___ Records shown ___
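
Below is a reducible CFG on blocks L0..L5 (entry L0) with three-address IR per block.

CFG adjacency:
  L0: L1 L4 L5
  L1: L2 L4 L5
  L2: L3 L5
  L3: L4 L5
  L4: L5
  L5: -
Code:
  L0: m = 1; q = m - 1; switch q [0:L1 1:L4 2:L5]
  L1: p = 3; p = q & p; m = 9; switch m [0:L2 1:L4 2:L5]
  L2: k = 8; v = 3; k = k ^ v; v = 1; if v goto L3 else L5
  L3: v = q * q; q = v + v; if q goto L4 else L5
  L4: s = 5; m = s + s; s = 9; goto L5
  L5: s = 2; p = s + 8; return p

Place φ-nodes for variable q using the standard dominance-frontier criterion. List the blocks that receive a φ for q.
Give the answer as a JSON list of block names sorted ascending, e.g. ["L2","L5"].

idom tree: L1←L0 L2←L1 L3←L2 L4←L0 L5←L0
Dom∩ at merges:
  L4: preds {L0,L1,L3}: {L0} ∩ {L0,L1} ∩ {L0,L1,L2,L3} = {L0}; idom=L0
  L5: preds {L0,L1,L2,L3,L4}: {L0} ∩ {L0,L1} ∩ {L0,L1,L2} ∩ {L0,L1,L2,L3} ∩ {L0,L4} = {L0}; idom=L0

DF derivation:
  L4←L0: walk · to L0
  L4←L1: walk L1 to L0
  L4←L3: walk L3→L2→L1 to L0
  L5←L0: walk · to L0
  L5←L1: walk L1 to L0
  L5←L2: walk L2→L1 to L0
  L5←L3: walk L3→L2→L1 to L0
  L5←L4: walk L4 to L0
  L0: DF=∅
  L1: DF={L4,L5}
  L2: DF={L4,L5}
  L3: DF={L4,L5}
  L4: DF={L5}
  L5: DF=∅

φ for q: defs {L0,L3}
  DF⁺ = {L4,L5}

Answer: ["L4", "L5"]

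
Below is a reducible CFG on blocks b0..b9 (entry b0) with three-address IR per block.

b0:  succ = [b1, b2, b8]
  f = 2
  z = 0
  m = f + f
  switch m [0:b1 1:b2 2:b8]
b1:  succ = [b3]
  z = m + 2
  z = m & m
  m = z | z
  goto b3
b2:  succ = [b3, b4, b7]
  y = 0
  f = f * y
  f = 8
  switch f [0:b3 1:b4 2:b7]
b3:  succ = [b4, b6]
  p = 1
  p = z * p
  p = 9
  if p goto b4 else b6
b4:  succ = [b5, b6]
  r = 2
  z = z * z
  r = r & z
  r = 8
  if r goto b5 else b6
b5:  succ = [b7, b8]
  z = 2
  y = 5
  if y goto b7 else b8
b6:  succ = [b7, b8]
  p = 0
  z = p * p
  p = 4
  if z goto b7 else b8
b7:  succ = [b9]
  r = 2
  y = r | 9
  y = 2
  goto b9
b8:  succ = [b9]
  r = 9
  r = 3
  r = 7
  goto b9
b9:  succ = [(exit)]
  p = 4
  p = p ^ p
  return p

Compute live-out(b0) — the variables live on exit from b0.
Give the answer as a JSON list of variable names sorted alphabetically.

Answer: ["f", "m", "z"]

Derivation:
Block summaries:
  b0 def {f,m,z} use ∅
  b1 def {m,z} use {m}
  b2 def {f,y} use {f}
  b3 def {p} use {z}
  b4 def {r,z} use {z}
  b5 def {y,z} use ∅
  b6 def {p,z} use ∅
  b7 def {r,y} use ∅
  b8 def {r} use ∅
  b9 def {p} use ∅

Live sets:
  live b0: ∅→{f,m,z}
  live b1: {m}→{z}
  live b2: {f,z}→{z}
  live b3: {z}→{z}
  live b4: {z}→∅
  live b5: ∅→∅
  live b6: ∅→∅
  live b7: ∅→∅
  live b8: ∅→∅
  live b9: ∅→∅

live-out(b0) = ["f", "m", "z"]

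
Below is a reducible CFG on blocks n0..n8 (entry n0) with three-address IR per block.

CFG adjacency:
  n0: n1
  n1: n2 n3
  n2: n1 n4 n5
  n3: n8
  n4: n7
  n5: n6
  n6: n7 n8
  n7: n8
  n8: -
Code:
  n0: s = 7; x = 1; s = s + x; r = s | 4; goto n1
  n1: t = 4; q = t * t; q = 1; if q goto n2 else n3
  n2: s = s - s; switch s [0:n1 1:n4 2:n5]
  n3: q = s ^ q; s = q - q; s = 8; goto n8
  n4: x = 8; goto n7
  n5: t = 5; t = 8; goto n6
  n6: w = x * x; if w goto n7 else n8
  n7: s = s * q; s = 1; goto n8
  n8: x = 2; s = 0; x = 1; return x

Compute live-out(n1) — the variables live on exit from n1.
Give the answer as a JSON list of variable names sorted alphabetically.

Answer: ["q", "s", "x"]

Analysis:
Block summaries:
  n0: {r,s,x} / ∅
  n1: {q,t} / ∅
  n2: {s} / {s}
  n3: {q,s} / {q,s}
  n4: {x} / ∅
  n5: {t} / ∅
  n6: {w} / {x}
  n7: {s} / {q,s}
  n8: {s,x} / ∅

Backward fixpoint:
  live n0: ∅→{s,x}
  live n1: {s,x}→{q,s,x}
  live n2: {q,s,x}→{q,s,x}
  live n3: {q,s}→∅
  live n4: {q,s}→{q,s}
  live n5: {q,s,x}→{q,s,x}
  live n6: {q,s,x}→{q,s}
  live n7: {q,s}→∅
  live n8: ∅→∅

live-out(n1) = ["q", "s", "x"]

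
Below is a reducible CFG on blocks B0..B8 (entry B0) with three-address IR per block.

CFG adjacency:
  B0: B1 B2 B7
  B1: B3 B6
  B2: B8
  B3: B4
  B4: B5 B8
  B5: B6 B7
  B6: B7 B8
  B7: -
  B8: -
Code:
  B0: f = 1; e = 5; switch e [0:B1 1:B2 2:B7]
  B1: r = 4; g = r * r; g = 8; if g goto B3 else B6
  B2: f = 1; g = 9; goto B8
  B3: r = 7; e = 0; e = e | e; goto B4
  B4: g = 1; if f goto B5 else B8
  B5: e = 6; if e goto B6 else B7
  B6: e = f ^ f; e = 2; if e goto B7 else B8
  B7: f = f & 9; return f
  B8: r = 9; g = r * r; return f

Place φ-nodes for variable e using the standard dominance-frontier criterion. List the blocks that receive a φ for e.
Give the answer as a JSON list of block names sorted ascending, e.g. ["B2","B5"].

Answer: ["B6", "B7", "B8"]

Analysis:
idom tree: B1←B0 B2←B0 B3←B1 B4←B3 B5←B4 B6←B1 B7←B0 B8←B0
Dom∩ at merges:
  B6: preds {B1,B5}: {B0,B1} ∩ {B0,B1,B3,B4,B5} = {B0,B1}; idom=B1
  B7: preds {B0,B5,B6}: {B0} ∩ {B0,B1,B3,B4,B5} ∩ {B0,B1,B6} = {B0}; idom=B0
  B8: preds {B2,B4,B6}: {B0,B2} ∩ {B0,B1,B3,B4} ∩ {B0,B1,B6} = {B0}; idom=B0

DF walk-up:
  B6←B1: walk · to B1
  B6←B5: walk B5→B4→B3 to B1
  B7←B0: walk · to B0
  B7←B5: walk B5→B4→B3→B1 to B0
  B7←B6: walk B6→B1 to B0
  B8←B2: walk B2 to B0
  B8←B4: walk B4→B3→B1 to B0
  B8←B6: walk B6→B1 to B0
  B0: DF=∅
  B1: DF={B7,B8}
  B2: DF={B8}
  B3: DF={B6,B7,B8}
  B4: DF={B6,B7,B8}
  B5: DF={B6,B7}
  B6: DF={B7,B8}
  B7: DF=∅
  B8: DF=∅

φ for e: defs {B0,B3,B5,B6}
  DF⁺ = {B6,B7,B8}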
___
## What the task asks
State how many lines of the entries include the string "succ", with nothing besides the number.

## Your response
10